### Problem to solve
Make an exact transcription of the data below.

START Provided material

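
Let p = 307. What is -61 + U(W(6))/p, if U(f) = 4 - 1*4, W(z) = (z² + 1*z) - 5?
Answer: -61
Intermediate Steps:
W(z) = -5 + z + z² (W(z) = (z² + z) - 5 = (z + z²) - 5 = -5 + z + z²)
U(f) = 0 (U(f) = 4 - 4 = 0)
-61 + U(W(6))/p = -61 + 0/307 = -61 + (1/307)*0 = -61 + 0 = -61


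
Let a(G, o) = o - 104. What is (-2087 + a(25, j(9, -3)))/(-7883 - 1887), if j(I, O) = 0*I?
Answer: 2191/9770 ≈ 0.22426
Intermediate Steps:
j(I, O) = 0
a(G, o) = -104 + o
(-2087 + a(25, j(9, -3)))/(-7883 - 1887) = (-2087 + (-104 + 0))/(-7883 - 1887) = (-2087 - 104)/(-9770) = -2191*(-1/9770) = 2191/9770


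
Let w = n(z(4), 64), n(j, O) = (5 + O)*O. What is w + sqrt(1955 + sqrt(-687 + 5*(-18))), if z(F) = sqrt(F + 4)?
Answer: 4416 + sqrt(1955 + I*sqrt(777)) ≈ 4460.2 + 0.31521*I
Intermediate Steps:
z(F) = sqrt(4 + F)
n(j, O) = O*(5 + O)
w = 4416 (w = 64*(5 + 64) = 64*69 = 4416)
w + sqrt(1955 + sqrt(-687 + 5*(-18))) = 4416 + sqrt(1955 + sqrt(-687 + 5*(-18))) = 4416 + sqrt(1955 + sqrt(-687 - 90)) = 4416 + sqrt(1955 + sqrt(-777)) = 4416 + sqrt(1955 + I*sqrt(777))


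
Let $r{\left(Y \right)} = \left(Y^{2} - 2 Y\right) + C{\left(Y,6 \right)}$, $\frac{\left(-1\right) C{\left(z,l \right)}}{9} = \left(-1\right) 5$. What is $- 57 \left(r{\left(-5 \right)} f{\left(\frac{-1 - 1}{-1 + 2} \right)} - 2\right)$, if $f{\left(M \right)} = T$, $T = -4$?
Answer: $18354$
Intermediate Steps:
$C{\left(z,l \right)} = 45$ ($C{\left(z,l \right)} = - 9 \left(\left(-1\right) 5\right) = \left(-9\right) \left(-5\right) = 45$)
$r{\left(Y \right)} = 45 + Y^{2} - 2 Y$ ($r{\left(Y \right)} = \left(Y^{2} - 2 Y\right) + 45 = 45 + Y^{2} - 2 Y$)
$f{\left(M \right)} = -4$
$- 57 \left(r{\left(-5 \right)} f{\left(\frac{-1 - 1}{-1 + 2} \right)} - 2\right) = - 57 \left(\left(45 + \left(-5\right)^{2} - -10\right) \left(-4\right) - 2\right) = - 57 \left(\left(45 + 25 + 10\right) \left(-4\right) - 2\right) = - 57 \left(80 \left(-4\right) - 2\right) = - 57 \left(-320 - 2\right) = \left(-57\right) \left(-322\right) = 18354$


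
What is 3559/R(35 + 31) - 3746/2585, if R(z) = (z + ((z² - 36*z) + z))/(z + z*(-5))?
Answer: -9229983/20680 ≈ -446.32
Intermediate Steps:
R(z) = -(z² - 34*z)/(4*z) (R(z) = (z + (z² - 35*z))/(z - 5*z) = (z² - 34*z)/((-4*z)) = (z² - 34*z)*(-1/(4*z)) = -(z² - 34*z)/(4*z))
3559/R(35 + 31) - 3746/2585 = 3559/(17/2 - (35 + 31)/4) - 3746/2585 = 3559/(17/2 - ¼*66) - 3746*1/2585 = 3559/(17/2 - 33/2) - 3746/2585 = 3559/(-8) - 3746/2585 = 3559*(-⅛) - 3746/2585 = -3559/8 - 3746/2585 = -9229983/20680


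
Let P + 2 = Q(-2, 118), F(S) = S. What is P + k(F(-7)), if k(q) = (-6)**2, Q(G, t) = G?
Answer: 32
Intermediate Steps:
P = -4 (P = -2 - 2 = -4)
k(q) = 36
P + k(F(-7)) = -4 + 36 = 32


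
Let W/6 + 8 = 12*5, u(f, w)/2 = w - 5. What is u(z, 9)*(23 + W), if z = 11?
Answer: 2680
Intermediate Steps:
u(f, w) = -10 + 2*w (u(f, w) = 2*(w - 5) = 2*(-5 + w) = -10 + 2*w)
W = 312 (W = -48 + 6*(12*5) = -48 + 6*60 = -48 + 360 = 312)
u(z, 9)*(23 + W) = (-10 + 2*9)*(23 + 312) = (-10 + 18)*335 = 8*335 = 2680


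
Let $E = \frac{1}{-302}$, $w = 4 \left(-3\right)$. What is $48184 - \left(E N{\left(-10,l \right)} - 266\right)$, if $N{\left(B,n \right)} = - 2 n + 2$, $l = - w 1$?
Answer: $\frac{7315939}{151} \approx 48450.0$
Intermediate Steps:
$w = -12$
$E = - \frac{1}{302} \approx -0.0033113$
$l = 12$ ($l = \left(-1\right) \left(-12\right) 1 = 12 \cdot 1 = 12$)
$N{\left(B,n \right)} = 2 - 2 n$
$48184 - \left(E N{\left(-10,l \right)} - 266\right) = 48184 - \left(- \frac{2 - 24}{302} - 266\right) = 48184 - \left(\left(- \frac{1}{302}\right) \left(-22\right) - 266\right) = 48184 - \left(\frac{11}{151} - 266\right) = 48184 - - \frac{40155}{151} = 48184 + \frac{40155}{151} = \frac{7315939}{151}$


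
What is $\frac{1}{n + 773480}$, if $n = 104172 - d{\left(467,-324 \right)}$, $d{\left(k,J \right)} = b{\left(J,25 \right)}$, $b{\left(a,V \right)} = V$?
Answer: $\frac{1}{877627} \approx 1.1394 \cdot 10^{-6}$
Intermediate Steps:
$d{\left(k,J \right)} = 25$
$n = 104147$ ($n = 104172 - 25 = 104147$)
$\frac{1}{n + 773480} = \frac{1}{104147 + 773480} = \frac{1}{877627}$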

END Provided material

### Solution to this task
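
Let p = 307. What is -61 + U(W(6))/p, if U(f) = 4 - 1*4, W(z) = (z² + 1*z) - 5?
Answer: -61
Intermediate Steps:
W(z) = -5 + z + z² (W(z) = (z² + z) - 5 = (z + z²) - 5 = -5 + z + z²)
U(f) = 0 (U(f) = 4 - 4 = 0)
-61 + U(W(6))/p = -61 + 0/307 = -61 + (1/307)*0 = -61 + 0 = -61


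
Let a(G, o) = o - 104. What is (-2087 + a(25, j(9, -3)))/(-7883 - 1887), if j(I, O) = 0*I?
Answer: 2191/9770 ≈ 0.22426
Intermediate Steps:
j(I, O) = 0
a(G, o) = -104 + o
(-2087 + a(25, j(9, -3)))/(-7883 - 1887) = (-2087 + (-104 + 0))/(-7883 - 1887) = (-2087 - 104)/(-9770) = -2191*(-1/9770) = 2191/9770


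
Let w = n(z(4), 64), n(j, O) = (5 + O)*O. What is w + sqrt(1955 + sqrt(-687 + 5*(-18))), if z(F) = sqrt(F + 4)?
Answer: 4416 + sqrt(1955 + I*sqrt(777)) ≈ 4460.2 + 0.31521*I
Intermediate Steps:
z(F) = sqrt(4 + F)
n(j, O) = O*(5 + O)
w = 4416 (w = 64*(5 + 64) = 64*69 = 4416)
w + sqrt(1955 + sqrt(-687 + 5*(-18))) = 4416 + sqrt(1955 + sqrt(-687 + 5*(-18))) = 4416 + sqrt(1955 + sqrt(-687 - 90)) = 4416 + sqrt(1955 + sqrt(-777)) = 4416 + sqrt(1955 + I*sqrt(777))


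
Let $r{\left(Y \right)} = \left(Y^{2} - 2 Y\right) + C{\left(Y,6 \right)}$, $\frac{\left(-1\right) C{\left(z,l \right)}}{9} = \left(-1\right) 5$. What is $- 57 \left(r{\left(-5 \right)} f{\left(\frac{-1 - 1}{-1 + 2} \right)} - 2\right)$, if $f{\left(M \right)} = T$, $T = -4$?
Answer: $18354$
Intermediate Steps:
$C{\left(z,l \right)} = 45$ ($C{\left(z,l \right)} = - 9 \left(\left(-1\right) 5\right) = \left(-9\right) \left(-5\right) = 45$)
$r{\left(Y \right)} = 45 + Y^{2} - 2 Y$ ($r{\left(Y \right)} = \left(Y^{2} - 2 Y\right) + 45 = 45 + Y^{2} - 2 Y$)
$f{\left(M \right)} = -4$
$- 57 \left(r{\left(-5 \right)} f{\left(\frac{-1 - 1}{-1 + 2} \right)} - 2\right) = - 57 \left(\left(45 + \left(-5\right)^{2} - -10\right) \left(-4\right) - 2\right) = - 57 \left(\left(45 + 25 + 10\right) \left(-4\right) - 2\right) = - 57 \left(80 \left(-4\right) - 2\right) = - 57 \left(-320 - 2\right) = \left(-57\right) \left(-322\right) = 18354$


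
What is 3559/R(35 + 31) - 3746/2585, if R(z) = (z + ((z² - 36*z) + z))/(z + z*(-5))?
Answer: -9229983/20680 ≈ -446.32
Intermediate Steps:
R(z) = -(z² - 34*z)/(4*z) (R(z) = (z + (z² - 35*z))/(z - 5*z) = (z² - 34*z)/((-4*z)) = (z² - 34*z)*(-1/(4*z)) = -(z² - 34*z)/(4*z))
3559/R(35 + 31) - 3746/2585 = 3559/(17/2 - (35 + 31)/4) - 3746/2585 = 3559/(17/2 - ¼*66) - 3746*1/2585 = 3559/(17/2 - 33/2) - 3746/2585 = 3559/(-8) - 3746/2585 = 3559*(-⅛) - 3746/2585 = -3559/8 - 3746/2585 = -9229983/20680


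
Let P + 2 = Q(-2, 118), F(S) = S. What is P + k(F(-7)), if k(q) = (-6)**2, Q(G, t) = G?
Answer: 32
Intermediate Steps:
P = -4 (P = -2 - 2 = -4)
k(q) = 36
P + k(F(-7)) = -4 + 36 = 32


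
Let W/6 + 8 = 12*5, u(f, w)/2 = w - 5. What is u(z, 9)*(23 + W), if z = 11?
Answer: 2680
Intermediate Steps:
u(f, w) = -10 + 2*w (u(f, w) = 2*(w - 5) = 2*(-5 + w) = -10 + 2*w)
W = 312 (W = -48 + 6*(12*5) = -48 + 6*60 = -48 + 360 = 312)
u(z, 9)*(23 + W) = (-10 + 2*9)*(23 + 312) = (-10 + 18)*335 = 8*335 = 2680


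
Let $E = \frac{1}{-302}$, $w = 4 \left(-3\right)$. What is $48184 - \left(E N{\left(-10,l \right)} - 266\right)$, if $N{\left(B,n \right)} = - 2 n + 2$, $l = - w 1$?
Answer: $\frac{7315939}{151} \approx 48450.0$
Intermediate Steps:
$w = -12$
$E = - \frac{1}{302} \approx -0.0033113$
$l = 12$ ($l = \left(-1\right) \left(-12\right) 1 = 12 \cdot 1 = 12$)
$N{\left(B,n \right)} = 2 - 2 n$
$48184 - \left(E N{\left(-10,l \right)} - 266\right) = 48184 - \left(- \frac{2 - 24}{302} - 266\right) = 48184 - \left(\left(- \frac{1}{302}\right) \left(-22\right) - 266\right) = 48184 - \left(\frac{11}{151} - 266\right) = 48184 - - \frac{40155}{151} = 48184 + \frac{40155}{151} = \frac{7315939}{151}$


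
What is $\frac{1}{n + 773480}$, if $n = 104172 - d{\left(467,-324 \right)}$, $d{\left(k,J \right)} = b{\left(J,25 \right)}$, $b{\left(a,V \right)} = V$?
Answer: $\frac{1}{877627} \approx 1.1394 \cdot 10^{-6}$
Intermediate Steps:
$d{\left(k,J \right)} = 25$
$n = 104147$ ($n = 104172 - 25 = 104147$)
$\frac{1}{n + 773480} = \frac{1}{104147 + 773480} = \frac{1}{877627}$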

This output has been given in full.